→ Data provided:
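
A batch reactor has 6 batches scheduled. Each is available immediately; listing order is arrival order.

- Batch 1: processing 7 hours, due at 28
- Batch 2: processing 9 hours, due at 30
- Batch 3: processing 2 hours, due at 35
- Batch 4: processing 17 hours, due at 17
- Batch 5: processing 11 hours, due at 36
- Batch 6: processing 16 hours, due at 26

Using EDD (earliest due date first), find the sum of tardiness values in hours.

EDD (increasing due date): Batch 4 Batch 6 Batch 1 Batch 2 Batch 3 Batch 5.
Batch 4: 0→17, due 17, tardiness 0
Batch 6: 17→33, due 26, tardiness 7
Batch 1: 33→40, due 28, tardiness 12
Batch 2: 40→49, due 30, tardiness 19
Batch 3: 49→51, due 35, tardiness 16
Batch 5: 51→62, due 36, tardiness 26
Sum = 0+7+12+19+16+26 = 80.

80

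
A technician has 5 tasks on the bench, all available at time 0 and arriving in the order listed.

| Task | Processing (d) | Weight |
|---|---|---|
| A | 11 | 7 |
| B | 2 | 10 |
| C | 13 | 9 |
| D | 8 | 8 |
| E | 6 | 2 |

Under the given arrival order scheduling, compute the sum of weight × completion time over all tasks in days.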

→ Exercise directions: Within the data, tally each line containing the string "arrival". Answer with the number by itself.

→ Answer to this task: 2